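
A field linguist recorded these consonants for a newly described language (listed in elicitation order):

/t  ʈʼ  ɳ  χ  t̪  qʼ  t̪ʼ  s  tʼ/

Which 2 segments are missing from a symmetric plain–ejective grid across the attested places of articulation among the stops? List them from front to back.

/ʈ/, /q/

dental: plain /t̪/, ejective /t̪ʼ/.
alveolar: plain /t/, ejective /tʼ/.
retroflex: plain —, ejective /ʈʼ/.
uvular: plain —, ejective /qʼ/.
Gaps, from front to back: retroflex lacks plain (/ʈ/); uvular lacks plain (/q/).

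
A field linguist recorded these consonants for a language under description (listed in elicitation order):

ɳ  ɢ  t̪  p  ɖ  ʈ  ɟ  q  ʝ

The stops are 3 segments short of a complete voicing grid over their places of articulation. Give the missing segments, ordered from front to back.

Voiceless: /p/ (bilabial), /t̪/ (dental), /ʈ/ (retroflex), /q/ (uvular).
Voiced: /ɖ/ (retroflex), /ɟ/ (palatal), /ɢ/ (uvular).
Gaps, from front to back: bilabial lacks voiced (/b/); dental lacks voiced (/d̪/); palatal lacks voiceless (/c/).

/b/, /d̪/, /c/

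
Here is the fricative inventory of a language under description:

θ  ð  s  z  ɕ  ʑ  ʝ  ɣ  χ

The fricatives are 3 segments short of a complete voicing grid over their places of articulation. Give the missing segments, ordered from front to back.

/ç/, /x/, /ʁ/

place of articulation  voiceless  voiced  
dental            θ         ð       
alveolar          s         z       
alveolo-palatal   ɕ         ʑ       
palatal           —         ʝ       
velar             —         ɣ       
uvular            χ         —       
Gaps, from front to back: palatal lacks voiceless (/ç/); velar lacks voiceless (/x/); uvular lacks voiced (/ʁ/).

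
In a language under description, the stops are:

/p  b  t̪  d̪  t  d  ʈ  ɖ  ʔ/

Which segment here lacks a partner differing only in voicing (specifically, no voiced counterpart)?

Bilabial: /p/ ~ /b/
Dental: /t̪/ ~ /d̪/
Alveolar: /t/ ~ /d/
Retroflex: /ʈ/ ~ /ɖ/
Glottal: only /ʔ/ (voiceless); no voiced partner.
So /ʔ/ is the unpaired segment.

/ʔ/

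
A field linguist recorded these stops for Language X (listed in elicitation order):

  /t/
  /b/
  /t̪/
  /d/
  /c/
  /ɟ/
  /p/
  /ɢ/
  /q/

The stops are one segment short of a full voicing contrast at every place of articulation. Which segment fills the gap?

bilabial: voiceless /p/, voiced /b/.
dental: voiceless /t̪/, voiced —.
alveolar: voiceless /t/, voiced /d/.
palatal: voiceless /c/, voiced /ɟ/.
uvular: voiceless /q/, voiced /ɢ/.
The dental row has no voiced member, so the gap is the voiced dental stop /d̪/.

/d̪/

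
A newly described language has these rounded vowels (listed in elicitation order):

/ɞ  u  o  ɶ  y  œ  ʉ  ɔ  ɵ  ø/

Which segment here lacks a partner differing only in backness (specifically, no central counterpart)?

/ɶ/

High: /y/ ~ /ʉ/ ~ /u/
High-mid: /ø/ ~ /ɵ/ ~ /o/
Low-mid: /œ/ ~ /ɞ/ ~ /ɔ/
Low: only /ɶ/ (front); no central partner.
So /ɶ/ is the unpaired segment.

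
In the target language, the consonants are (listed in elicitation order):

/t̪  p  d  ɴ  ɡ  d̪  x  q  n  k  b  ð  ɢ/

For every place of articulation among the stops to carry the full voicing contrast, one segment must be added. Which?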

- - - -

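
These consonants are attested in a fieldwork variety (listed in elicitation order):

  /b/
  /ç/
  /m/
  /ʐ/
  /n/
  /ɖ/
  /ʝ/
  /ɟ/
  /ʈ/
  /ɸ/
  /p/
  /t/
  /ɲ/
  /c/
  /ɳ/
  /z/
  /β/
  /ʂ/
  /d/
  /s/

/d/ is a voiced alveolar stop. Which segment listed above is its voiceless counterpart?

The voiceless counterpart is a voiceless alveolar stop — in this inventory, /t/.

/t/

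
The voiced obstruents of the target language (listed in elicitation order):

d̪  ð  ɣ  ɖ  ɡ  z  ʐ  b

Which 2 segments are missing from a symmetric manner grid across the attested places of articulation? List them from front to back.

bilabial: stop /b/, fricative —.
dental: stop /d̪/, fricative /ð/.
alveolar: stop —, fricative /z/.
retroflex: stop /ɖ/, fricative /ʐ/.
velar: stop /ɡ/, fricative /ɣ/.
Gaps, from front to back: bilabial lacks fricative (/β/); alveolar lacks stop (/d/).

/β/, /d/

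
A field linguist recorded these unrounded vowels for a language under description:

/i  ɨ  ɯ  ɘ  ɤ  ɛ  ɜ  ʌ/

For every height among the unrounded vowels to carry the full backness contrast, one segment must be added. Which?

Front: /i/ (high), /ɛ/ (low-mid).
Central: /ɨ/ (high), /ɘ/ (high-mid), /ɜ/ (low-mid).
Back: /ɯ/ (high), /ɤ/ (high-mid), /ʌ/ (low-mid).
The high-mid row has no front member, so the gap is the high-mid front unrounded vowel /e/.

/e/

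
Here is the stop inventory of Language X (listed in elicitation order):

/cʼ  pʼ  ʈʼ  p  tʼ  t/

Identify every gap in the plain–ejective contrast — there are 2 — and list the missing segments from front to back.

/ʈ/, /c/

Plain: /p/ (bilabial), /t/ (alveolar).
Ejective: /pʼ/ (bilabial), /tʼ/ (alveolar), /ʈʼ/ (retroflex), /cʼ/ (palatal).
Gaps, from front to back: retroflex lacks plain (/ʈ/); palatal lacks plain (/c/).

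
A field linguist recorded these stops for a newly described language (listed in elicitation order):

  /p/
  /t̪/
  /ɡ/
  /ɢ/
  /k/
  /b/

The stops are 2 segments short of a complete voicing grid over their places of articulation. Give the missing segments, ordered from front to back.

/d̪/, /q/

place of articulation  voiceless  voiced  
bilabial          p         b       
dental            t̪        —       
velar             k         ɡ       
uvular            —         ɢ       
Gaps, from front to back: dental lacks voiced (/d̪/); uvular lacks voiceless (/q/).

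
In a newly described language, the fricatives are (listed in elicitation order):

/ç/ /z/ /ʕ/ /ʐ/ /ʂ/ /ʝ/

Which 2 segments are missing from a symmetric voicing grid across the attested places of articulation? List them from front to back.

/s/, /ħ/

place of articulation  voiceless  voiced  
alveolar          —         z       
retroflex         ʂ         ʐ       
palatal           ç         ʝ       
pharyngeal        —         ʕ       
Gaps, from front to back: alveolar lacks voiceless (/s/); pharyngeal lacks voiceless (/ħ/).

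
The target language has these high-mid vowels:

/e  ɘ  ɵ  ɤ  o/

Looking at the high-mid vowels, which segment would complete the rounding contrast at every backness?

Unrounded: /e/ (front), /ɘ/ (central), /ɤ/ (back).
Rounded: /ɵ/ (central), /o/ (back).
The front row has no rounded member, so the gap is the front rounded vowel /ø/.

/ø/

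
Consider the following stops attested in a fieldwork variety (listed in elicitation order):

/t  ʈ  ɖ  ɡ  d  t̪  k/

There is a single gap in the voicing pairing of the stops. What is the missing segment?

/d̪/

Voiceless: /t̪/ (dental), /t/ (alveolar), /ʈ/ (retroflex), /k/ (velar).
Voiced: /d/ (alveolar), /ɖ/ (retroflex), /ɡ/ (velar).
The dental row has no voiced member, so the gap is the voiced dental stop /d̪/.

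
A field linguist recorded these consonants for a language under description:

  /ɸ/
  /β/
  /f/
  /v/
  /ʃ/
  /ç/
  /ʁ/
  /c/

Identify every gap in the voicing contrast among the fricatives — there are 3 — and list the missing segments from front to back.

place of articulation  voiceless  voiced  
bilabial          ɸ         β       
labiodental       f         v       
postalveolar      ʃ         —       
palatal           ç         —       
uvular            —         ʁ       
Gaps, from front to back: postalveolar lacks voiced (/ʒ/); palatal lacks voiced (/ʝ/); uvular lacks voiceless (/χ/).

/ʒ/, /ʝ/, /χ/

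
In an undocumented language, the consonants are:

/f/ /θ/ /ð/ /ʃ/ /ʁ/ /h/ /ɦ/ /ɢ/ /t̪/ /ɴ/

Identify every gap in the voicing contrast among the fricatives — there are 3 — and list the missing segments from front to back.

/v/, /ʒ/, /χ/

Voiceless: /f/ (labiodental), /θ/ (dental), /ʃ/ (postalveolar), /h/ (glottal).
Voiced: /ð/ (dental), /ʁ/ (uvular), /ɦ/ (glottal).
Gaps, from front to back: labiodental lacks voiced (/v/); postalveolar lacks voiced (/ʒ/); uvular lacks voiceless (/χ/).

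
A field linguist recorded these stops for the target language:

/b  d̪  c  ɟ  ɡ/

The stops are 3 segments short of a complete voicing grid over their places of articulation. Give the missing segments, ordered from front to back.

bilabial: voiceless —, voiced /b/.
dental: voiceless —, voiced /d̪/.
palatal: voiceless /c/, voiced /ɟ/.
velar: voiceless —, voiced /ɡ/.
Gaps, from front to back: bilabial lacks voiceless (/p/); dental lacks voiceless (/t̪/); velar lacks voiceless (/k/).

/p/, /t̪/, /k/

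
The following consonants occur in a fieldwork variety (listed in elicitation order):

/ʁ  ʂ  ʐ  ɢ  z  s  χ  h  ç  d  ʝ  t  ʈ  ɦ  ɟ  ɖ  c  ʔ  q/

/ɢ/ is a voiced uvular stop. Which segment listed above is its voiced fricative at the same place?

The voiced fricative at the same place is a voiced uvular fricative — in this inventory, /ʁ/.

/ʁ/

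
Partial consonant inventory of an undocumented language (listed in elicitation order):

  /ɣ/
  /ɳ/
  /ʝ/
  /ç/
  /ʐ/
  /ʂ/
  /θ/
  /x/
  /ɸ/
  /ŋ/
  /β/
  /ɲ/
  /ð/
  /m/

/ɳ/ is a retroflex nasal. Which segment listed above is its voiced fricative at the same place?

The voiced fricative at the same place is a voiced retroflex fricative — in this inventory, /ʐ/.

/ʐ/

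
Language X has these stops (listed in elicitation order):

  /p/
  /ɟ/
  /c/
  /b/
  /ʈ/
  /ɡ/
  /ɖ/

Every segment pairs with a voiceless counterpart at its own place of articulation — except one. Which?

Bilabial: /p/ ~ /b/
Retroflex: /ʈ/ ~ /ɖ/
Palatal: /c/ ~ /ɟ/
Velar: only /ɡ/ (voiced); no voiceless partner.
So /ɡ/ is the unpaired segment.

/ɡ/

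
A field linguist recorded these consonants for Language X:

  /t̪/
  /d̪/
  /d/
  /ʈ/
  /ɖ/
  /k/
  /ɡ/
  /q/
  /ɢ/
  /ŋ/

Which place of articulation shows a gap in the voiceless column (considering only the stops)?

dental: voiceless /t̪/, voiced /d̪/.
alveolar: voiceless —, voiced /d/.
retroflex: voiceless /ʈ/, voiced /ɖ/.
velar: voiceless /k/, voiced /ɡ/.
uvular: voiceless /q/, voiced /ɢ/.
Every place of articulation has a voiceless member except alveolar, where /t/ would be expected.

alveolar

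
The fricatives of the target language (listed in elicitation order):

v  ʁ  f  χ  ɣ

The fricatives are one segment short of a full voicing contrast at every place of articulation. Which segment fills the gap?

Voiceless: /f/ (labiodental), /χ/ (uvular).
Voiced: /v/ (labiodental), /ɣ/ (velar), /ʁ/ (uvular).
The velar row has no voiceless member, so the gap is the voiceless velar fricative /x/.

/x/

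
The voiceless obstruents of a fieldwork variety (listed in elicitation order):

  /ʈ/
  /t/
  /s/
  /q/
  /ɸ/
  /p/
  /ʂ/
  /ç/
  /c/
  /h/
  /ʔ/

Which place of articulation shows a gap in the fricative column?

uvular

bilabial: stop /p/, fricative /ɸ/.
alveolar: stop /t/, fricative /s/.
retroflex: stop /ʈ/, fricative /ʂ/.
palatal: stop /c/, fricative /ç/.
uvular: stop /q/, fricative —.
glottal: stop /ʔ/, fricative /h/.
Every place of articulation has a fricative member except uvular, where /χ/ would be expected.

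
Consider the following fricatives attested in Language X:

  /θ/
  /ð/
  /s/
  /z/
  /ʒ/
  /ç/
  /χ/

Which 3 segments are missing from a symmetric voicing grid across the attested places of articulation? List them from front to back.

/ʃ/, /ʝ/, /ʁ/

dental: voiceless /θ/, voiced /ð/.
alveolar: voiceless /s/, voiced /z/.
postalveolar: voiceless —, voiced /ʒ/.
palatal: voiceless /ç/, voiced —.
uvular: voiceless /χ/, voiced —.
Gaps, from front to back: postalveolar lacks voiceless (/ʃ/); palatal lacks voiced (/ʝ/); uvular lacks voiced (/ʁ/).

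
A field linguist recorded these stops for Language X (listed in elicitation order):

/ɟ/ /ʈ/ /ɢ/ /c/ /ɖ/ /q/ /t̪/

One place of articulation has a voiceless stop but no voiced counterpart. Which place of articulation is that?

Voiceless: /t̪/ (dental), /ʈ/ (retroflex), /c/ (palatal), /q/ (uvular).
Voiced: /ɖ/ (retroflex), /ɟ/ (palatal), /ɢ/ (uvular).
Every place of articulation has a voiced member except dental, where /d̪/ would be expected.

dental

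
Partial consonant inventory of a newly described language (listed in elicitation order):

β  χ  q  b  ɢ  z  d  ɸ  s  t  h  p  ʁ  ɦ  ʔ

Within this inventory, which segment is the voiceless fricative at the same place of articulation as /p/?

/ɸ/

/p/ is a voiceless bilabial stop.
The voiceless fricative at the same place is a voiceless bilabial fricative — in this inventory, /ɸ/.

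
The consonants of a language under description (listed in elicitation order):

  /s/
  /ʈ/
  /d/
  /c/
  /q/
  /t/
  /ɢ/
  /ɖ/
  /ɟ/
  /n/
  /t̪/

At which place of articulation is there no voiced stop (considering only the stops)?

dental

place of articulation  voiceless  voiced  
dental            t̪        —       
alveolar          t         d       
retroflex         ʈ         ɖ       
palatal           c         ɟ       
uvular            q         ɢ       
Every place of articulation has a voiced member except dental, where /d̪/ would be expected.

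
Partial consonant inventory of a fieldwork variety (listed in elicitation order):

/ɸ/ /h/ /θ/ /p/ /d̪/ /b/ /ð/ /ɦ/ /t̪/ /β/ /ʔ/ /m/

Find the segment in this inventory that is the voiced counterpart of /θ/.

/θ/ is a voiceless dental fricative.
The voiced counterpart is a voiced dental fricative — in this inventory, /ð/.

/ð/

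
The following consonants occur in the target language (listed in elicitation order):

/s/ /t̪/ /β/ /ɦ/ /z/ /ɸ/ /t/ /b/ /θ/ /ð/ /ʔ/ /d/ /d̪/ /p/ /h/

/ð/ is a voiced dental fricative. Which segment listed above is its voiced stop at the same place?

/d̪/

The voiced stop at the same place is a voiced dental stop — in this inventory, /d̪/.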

- - - -

Problem → Copy out each line of the material in which the word "newly" turns up.

Problem solution →
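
A field linguist recorded these consonants for a newly described language (listed in elicitation order):
A newly described language has these rounded vowels (listed in elicitation order):
A field linguist recorded these stops for a newly described language (listed in elicitation order):
In a newly described language, the fricatives are (listed in elicitation order):
Partial consonant inventory of a newly described language (listed in elicitation order):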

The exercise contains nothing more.